[Your goal] I would like you to transcribe all of the data exactly.

[Extracted information]
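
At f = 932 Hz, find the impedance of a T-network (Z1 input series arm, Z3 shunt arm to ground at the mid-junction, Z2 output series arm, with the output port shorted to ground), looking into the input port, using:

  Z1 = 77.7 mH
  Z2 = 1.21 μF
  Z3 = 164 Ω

Step 1 — Angular frequency: ω = 2π·f = 2π·932 = 5856 rad/s.
Step 2 — Component impedances:
  Z1: Z = jωL = j·5856·0.0777 = 0 + j455 Ω
  Z2: Z = 1/(jωC) = -j/(ω·C) = 0 - j141.1 Ω
  Z3: Z = R = 164 Ω
Step 3 — With the output port shorted to ground, the output series arm Z2 runs from the junction to ground; the shunt arm Z3 also runs from the junction to ground. They appear in parallel: Z3 || Z2 = 69.78 - j81.08 Ω.
Step 4 — Series with input arm Z1: Z_in = Z1 + (Z3 || Z2) = 69.78 + j373.9 Ω = 380.4∠79.4° Ω.

Z = 69.78 + j373.9 Ω = 380.4∠79.4° Ω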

[Written answer]
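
At f = 932 Hz, find the impedance of a T-network (Z1 input series arm, Z3 shunt arm to ground at the mid-junction, Z2 output series arm, with the output port shorted to ground), looking into the input port, using:

  Z1 = 77.7 mH
  Z2 = 1.21 μF
  Z3 = 164 Ω

Step 1 — Angular frequency: ω = 2π·f = 2π·932 = 5856 rad/s.
Step 2 — Component impedances:
  Z1: Z = jωL = j·5856·0.0777 = 0 + j455 Ω
  Z2: Z = 1/(jωC) = -j/(ω·C) = 0 - j141.1 Ω
  Z3: Z = R = 164 Ω
Step 3 — With the output port shorted to ground, the output series arm Z2 runs from the junction to ground; the shunt arm Z3 also runs from the junction to ground. They appear in parallel: Z3 || Z2 = 69.78 - j81.08 Ω.
Step 4 — Series with input arm Z1: Z_in = Z1 + (Z3 || Z2) = 69.78 + j373.9 Ω = 380.4∠79.4° Ω.

Z = 69.78 + j373.9 Ω = 380.4∠79.4° Ω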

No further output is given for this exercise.